(Records from a data collection)
________________
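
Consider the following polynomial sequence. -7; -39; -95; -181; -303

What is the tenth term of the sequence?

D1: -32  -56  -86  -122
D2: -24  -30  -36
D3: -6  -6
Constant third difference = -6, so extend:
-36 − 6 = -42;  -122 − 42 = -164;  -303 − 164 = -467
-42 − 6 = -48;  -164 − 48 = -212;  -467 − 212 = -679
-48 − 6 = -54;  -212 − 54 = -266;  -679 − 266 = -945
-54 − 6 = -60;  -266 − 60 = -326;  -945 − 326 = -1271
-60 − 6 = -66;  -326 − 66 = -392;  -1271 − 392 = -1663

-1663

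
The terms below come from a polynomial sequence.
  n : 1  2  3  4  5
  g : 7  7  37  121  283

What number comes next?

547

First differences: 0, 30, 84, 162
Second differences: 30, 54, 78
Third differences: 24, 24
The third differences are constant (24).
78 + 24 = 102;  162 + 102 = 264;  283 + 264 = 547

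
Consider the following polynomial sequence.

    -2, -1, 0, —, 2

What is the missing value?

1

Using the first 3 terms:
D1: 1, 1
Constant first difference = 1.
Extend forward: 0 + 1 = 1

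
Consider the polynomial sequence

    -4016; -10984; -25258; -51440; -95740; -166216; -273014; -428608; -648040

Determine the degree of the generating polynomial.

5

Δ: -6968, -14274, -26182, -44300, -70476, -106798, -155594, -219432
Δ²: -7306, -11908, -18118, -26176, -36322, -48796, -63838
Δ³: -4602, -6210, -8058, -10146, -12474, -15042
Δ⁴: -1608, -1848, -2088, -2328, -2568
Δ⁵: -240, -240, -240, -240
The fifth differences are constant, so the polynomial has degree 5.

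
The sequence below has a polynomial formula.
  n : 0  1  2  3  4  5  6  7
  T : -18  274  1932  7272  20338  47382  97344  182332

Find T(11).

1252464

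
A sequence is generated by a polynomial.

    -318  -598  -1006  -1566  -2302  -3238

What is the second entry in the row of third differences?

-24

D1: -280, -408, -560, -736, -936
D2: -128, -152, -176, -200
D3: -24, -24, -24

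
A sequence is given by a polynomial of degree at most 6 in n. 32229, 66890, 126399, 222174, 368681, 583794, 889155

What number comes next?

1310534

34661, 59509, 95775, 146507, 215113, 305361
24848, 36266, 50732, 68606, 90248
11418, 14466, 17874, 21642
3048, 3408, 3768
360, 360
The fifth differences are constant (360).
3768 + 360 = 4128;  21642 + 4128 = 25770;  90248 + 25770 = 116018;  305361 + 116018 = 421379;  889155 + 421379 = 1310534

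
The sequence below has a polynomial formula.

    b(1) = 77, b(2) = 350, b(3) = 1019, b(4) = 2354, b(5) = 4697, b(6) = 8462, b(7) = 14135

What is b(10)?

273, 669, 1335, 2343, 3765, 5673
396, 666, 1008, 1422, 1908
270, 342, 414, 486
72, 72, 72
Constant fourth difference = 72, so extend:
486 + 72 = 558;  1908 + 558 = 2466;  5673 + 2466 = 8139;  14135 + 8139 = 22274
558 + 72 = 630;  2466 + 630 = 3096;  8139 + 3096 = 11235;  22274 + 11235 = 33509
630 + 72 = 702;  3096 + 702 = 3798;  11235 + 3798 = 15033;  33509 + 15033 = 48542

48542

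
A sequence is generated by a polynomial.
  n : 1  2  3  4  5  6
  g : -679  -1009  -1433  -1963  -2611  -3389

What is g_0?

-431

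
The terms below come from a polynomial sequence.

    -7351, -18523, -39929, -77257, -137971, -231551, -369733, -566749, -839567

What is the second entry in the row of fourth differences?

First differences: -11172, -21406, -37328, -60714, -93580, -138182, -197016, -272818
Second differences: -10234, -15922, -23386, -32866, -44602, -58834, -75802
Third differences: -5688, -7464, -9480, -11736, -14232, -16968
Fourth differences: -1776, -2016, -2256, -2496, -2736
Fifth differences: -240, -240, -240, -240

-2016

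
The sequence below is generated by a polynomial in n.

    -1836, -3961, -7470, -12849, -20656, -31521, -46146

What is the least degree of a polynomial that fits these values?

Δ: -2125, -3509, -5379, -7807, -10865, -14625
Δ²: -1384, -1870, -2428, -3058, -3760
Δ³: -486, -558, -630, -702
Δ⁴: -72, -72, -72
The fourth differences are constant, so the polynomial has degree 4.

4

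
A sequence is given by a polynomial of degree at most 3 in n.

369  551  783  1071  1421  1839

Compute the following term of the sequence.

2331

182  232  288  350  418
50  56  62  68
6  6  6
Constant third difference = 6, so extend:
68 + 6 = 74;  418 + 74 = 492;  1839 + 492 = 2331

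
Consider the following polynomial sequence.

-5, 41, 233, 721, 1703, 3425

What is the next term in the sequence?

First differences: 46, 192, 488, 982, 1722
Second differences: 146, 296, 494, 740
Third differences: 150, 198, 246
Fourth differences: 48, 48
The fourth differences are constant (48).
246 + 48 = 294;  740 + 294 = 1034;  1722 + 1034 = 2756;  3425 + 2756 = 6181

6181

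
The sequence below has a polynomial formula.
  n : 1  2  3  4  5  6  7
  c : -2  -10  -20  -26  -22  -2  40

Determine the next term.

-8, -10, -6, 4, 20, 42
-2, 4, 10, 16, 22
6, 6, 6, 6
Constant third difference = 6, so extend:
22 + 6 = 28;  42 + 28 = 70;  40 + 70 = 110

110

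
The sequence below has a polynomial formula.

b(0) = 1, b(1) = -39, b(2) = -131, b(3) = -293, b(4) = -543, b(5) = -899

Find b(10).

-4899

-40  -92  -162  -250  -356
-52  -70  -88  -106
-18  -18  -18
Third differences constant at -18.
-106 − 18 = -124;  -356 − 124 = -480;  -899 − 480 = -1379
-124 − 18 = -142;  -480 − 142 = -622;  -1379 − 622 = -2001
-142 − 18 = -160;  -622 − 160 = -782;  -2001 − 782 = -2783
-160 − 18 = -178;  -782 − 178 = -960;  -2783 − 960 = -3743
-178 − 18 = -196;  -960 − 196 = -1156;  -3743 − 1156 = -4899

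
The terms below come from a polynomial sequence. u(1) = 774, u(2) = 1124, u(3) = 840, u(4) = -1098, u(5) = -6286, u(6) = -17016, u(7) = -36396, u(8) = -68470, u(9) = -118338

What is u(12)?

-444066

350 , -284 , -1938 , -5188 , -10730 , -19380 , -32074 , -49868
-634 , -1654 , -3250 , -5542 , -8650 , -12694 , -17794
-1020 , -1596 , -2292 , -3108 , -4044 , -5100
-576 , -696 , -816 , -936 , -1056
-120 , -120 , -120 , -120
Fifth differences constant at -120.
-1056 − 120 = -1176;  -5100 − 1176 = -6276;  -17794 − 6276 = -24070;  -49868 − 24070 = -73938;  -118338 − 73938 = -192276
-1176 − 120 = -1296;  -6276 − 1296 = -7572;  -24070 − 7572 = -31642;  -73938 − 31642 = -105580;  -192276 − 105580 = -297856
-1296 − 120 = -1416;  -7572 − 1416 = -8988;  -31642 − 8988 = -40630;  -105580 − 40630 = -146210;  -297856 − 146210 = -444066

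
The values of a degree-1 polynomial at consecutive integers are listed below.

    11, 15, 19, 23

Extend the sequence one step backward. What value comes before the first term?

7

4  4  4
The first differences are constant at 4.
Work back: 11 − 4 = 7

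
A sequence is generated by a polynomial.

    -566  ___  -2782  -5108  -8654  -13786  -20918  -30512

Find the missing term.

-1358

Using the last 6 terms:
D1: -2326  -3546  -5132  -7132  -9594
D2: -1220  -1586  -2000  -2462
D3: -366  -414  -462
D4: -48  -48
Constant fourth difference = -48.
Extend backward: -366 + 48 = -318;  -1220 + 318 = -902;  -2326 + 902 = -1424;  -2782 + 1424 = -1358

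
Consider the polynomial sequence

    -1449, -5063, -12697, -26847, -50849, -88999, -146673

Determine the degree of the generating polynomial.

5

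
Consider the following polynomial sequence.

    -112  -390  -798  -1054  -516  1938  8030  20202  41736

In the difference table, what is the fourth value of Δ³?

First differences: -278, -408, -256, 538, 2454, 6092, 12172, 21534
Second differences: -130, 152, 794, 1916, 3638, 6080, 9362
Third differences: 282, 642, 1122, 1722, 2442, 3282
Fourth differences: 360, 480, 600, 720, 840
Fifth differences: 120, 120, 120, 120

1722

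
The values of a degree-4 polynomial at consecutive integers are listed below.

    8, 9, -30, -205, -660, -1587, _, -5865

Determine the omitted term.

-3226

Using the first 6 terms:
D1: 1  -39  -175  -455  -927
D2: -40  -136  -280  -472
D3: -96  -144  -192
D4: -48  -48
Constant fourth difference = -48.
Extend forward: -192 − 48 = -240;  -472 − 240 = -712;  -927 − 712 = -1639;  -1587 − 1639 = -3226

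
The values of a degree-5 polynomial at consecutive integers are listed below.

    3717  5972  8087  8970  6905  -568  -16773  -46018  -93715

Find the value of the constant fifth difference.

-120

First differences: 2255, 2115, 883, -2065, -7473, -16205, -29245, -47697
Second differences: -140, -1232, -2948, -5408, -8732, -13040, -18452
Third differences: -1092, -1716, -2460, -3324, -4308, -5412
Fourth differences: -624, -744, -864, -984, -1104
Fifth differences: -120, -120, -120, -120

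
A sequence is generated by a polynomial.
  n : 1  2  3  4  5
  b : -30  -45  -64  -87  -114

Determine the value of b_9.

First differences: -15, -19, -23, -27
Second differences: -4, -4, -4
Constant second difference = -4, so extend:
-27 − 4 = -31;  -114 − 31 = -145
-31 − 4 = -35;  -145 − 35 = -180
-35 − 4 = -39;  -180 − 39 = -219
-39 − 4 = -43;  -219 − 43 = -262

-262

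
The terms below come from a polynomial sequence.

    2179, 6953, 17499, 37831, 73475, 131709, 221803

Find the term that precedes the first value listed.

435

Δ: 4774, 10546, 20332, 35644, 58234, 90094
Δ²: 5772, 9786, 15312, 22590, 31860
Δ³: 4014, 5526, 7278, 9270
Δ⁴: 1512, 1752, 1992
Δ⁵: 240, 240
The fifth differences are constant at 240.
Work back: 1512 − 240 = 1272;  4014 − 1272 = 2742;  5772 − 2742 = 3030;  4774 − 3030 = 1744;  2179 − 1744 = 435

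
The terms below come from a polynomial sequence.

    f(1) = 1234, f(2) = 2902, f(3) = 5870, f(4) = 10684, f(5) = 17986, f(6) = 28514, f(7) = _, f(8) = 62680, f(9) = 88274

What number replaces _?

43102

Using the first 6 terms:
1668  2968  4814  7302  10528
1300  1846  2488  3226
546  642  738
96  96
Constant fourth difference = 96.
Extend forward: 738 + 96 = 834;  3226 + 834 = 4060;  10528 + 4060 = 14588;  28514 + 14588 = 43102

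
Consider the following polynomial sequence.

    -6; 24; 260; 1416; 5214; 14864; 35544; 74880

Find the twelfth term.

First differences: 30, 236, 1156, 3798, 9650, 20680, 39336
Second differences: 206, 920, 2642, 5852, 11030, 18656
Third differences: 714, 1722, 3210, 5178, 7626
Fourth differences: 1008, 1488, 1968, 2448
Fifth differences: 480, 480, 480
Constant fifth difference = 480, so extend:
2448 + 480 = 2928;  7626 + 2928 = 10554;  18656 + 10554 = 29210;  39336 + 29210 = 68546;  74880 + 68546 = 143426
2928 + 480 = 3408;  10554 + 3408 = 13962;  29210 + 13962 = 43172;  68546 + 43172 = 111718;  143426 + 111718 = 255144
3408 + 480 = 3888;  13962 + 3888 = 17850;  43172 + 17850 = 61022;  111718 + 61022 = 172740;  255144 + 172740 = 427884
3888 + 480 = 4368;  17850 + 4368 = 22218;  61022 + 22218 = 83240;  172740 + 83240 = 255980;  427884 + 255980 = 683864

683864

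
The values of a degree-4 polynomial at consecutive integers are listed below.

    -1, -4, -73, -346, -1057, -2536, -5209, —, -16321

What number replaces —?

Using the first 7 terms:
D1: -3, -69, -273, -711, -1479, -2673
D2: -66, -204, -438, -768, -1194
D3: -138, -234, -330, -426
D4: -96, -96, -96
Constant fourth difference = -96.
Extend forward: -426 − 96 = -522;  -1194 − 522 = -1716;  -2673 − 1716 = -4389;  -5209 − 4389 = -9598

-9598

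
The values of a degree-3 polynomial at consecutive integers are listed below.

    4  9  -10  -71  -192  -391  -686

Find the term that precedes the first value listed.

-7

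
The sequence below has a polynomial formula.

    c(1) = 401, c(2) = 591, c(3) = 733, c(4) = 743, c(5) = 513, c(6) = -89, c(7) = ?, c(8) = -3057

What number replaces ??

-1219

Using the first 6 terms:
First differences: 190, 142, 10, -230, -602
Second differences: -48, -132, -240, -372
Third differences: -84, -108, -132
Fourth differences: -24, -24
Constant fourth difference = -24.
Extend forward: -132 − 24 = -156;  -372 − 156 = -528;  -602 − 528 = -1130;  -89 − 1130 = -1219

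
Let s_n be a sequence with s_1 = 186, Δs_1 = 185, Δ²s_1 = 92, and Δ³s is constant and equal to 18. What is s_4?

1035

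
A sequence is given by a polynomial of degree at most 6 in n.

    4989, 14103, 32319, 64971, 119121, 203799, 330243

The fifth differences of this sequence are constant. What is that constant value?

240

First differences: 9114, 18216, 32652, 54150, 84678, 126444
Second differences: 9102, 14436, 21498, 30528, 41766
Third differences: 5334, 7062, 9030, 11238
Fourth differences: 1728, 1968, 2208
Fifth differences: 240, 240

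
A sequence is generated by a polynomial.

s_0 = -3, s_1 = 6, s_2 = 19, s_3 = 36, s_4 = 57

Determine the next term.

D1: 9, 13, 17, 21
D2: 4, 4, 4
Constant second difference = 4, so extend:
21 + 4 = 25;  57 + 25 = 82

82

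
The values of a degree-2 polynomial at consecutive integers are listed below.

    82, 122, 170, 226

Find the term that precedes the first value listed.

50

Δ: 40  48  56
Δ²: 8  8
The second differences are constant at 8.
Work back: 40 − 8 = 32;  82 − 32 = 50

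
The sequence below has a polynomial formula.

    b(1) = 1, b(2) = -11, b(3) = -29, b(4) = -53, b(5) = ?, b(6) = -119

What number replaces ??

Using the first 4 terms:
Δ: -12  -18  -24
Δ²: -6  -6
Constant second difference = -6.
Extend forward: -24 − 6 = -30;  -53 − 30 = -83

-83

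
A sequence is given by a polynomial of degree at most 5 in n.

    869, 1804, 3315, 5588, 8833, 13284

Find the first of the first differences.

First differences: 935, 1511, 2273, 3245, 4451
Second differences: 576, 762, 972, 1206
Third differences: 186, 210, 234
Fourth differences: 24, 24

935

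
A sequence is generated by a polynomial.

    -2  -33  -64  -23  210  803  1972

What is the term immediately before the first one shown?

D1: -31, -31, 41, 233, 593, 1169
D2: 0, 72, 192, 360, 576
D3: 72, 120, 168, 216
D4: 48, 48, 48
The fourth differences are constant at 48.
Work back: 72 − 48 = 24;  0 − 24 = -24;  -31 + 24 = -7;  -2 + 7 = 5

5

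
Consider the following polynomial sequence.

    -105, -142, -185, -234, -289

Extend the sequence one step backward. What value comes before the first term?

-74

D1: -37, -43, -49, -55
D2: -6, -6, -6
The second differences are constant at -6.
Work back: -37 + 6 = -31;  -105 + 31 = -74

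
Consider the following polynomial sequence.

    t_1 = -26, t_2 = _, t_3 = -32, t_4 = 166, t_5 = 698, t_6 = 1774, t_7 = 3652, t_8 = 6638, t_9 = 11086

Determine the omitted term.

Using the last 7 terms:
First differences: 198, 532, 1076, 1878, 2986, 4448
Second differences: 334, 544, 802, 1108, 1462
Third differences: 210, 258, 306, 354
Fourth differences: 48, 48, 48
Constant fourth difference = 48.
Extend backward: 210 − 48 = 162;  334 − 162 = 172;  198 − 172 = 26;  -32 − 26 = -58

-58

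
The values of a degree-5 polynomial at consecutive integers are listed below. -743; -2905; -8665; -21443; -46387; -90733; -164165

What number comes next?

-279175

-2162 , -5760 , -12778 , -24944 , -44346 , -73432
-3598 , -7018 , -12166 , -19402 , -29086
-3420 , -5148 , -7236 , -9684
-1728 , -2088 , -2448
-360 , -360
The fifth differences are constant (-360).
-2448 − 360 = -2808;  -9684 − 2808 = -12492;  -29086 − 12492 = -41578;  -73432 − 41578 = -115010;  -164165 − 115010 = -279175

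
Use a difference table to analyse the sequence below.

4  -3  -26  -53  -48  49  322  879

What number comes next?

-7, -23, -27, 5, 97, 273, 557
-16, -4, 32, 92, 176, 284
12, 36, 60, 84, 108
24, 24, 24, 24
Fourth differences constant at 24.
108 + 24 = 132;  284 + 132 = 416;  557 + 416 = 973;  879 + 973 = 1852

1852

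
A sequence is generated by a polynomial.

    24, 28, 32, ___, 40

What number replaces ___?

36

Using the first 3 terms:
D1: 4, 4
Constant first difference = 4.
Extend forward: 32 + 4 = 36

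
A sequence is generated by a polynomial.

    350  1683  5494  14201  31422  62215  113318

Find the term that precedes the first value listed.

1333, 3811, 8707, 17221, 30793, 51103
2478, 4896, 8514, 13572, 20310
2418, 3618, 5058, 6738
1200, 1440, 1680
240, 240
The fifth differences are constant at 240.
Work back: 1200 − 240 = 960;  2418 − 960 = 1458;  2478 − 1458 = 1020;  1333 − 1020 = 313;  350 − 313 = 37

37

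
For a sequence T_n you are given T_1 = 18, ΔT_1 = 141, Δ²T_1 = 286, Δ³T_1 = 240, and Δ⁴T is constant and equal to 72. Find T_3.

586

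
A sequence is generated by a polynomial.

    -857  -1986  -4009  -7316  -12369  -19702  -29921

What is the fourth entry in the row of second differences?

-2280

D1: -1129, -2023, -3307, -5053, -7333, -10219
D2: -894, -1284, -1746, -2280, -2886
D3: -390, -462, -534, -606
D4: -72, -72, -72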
________________
Make a copy of each line in the records that has the word "consecutive".

Response for this exercise –
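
The values of a degree-1 polynomial at consecutive integers are listed below.
The values of a degree-4 polynomial at consecutive integers are listed below.
The values of a degree-5 polynomial at consecutive integers are listed below.
The values of a degree-4 polynomial at consecutive integers are listed below.
The values of a degree-3 polynomial at consecutive integers are listed below.
The values of a degree-2 polynomial at consecutive integers are listed below.
The values of a degree-5 polynomial at consecutive integers are listed below. -743; -2905; -8665; -21443; -46387; -90733; -164165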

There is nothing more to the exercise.